- _Goal of the exercise_:
Only a number is expected here: the count of lines in the data that contain "acquire".

- _Records for the task_:
——————————
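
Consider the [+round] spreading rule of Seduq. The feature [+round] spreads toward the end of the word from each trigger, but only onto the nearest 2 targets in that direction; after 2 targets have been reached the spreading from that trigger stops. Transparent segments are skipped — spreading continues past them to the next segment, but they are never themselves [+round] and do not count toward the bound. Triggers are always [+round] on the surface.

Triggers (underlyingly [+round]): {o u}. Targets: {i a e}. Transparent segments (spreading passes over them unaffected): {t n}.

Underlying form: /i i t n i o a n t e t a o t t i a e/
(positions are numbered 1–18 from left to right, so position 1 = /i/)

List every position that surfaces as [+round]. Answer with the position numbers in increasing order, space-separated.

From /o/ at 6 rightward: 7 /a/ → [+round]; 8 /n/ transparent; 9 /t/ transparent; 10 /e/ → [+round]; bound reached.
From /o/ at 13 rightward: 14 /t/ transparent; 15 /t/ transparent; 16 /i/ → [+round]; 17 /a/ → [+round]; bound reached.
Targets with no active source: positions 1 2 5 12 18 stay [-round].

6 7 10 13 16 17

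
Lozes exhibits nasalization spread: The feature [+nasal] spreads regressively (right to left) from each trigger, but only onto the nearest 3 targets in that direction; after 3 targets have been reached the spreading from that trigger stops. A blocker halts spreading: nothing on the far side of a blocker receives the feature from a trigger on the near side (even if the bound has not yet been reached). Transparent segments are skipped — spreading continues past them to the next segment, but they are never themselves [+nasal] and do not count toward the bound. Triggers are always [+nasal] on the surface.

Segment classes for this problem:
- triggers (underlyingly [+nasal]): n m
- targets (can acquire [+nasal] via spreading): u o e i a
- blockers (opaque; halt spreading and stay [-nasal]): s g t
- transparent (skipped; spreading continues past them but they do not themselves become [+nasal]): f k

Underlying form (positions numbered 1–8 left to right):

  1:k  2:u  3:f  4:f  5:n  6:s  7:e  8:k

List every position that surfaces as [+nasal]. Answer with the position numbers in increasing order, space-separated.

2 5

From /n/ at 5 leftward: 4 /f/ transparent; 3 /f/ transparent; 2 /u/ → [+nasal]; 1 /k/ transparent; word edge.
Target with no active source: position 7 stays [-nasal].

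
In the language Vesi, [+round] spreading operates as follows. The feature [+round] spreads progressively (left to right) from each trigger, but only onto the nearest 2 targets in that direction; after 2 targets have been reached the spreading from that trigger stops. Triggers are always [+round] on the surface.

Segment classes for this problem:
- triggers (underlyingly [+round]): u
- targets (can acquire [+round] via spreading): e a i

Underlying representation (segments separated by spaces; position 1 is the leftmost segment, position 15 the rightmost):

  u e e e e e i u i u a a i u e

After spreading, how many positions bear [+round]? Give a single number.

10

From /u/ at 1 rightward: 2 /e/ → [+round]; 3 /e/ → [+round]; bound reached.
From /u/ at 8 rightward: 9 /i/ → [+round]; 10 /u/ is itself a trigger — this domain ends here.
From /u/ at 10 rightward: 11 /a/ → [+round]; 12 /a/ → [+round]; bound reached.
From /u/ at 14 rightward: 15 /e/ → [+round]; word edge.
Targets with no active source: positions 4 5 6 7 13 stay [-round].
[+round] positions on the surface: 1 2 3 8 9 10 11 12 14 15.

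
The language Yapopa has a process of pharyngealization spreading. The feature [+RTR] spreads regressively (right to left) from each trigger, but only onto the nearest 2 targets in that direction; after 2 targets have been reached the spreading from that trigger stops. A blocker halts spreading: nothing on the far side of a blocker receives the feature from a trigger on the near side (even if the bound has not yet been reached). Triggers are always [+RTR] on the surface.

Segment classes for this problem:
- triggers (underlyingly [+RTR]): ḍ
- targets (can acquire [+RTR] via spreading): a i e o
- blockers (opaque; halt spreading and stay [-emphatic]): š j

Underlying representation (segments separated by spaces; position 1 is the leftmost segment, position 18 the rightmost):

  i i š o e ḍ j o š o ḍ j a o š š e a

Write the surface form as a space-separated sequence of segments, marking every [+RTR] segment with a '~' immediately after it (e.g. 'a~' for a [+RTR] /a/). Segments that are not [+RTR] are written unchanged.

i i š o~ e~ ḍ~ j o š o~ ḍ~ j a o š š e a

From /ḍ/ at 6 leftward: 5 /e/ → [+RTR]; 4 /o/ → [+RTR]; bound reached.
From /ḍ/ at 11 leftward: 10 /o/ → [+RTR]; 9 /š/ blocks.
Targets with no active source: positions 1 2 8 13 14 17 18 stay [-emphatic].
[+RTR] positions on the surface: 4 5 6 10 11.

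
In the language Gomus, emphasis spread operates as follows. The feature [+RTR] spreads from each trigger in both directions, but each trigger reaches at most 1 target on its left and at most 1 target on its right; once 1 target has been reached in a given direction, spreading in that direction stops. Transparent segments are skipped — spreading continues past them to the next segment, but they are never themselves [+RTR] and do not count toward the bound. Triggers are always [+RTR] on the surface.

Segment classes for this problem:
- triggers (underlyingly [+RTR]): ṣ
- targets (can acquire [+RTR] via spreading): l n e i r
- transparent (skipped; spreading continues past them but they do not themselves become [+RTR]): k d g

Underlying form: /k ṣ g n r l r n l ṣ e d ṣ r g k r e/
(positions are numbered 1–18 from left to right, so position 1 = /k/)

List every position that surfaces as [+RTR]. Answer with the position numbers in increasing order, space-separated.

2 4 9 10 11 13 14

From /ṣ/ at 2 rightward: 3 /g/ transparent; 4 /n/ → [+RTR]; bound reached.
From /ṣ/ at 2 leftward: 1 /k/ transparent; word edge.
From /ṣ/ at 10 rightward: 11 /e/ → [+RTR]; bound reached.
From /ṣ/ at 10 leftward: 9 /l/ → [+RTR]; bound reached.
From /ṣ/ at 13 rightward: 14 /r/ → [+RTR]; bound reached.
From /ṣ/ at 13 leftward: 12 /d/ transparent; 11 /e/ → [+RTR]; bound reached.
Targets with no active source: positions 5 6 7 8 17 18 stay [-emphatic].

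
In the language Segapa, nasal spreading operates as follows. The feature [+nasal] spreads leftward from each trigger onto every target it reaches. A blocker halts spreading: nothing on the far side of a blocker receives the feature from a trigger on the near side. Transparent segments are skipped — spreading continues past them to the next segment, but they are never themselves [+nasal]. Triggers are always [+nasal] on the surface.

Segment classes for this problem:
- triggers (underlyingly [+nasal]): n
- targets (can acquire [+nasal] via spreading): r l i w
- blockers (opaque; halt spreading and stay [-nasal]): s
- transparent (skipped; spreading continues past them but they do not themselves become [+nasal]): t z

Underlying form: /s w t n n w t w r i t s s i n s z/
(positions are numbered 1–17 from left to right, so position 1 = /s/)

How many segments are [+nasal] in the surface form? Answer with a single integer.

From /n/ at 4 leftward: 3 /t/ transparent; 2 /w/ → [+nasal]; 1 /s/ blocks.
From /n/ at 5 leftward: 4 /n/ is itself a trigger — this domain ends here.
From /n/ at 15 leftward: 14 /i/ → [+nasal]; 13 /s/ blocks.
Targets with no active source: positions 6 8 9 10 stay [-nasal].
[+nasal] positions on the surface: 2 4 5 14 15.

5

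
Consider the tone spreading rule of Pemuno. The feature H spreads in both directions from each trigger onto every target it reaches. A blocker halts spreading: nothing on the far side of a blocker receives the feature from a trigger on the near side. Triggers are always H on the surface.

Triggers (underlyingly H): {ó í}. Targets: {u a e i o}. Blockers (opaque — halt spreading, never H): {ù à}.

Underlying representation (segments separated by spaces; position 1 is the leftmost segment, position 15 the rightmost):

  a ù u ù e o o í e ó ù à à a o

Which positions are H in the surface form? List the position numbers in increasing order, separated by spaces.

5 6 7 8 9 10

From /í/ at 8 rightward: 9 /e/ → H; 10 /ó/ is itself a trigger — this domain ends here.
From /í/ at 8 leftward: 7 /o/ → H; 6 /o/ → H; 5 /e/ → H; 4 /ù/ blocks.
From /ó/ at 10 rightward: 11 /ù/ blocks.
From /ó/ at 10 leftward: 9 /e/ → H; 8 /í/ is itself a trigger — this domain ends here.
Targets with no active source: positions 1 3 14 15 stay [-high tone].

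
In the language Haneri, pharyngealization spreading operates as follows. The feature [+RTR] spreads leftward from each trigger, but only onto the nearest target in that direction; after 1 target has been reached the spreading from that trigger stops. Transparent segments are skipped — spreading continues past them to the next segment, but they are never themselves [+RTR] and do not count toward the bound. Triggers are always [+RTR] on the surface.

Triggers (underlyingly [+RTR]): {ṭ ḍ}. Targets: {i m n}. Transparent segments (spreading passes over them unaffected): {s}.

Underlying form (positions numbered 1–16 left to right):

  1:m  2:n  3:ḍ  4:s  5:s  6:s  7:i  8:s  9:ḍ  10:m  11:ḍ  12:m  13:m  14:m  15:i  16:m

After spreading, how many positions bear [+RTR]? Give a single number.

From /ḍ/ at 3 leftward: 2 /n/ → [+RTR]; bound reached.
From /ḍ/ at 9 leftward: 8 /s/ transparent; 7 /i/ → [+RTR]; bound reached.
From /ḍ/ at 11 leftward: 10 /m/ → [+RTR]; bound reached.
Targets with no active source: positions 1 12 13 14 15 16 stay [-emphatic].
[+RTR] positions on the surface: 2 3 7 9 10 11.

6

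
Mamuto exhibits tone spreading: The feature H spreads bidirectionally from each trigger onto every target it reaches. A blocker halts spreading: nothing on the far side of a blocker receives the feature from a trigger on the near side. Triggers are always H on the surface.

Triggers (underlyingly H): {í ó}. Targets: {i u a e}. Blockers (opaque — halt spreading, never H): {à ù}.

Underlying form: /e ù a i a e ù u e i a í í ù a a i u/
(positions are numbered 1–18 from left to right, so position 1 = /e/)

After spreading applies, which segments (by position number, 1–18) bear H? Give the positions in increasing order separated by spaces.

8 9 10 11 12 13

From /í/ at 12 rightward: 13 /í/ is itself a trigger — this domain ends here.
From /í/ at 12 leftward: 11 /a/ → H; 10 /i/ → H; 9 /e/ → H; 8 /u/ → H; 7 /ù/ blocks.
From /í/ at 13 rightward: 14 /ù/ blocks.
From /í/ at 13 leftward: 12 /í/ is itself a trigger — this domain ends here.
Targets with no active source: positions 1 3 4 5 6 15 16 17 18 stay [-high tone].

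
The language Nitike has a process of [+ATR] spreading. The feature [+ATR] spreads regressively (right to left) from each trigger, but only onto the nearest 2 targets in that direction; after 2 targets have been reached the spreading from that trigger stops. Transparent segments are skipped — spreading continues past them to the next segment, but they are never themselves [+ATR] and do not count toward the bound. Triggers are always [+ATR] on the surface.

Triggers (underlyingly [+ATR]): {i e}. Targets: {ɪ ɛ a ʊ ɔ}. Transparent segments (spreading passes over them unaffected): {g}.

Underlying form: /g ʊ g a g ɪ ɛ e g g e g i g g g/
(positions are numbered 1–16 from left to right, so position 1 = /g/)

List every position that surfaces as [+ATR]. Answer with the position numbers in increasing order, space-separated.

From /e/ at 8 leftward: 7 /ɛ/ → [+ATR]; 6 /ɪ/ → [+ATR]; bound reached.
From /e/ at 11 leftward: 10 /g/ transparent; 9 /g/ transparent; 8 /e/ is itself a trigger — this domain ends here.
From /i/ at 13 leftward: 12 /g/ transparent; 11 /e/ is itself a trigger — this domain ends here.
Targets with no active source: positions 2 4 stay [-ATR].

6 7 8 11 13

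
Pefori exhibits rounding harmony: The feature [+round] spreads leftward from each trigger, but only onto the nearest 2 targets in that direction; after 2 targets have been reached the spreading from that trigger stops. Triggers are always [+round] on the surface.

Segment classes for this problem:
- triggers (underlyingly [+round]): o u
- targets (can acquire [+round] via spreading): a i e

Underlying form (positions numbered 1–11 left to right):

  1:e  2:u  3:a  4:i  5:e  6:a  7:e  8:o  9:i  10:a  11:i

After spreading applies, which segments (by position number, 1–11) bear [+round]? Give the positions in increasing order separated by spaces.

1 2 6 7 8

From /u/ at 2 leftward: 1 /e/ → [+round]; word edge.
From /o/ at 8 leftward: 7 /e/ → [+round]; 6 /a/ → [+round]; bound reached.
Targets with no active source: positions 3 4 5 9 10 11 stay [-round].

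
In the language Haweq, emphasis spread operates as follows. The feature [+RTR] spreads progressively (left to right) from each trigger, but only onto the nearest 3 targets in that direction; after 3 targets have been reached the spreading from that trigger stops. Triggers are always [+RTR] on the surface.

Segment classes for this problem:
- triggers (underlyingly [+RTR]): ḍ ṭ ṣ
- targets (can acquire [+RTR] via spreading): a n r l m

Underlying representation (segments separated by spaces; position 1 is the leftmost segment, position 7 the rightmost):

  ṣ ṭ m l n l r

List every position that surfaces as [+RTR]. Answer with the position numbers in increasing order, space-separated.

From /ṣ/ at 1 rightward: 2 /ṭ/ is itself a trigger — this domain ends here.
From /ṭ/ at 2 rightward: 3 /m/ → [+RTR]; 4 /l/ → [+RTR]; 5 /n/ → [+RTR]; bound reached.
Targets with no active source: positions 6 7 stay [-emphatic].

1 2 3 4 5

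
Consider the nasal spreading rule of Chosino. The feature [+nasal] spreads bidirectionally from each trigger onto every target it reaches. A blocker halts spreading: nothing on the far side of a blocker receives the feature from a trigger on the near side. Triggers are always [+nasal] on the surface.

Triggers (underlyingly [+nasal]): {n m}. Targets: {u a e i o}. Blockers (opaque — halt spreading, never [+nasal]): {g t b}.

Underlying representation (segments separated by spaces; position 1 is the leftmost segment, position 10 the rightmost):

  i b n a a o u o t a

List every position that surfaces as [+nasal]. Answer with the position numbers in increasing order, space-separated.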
——————————
- _Result of the task_:
7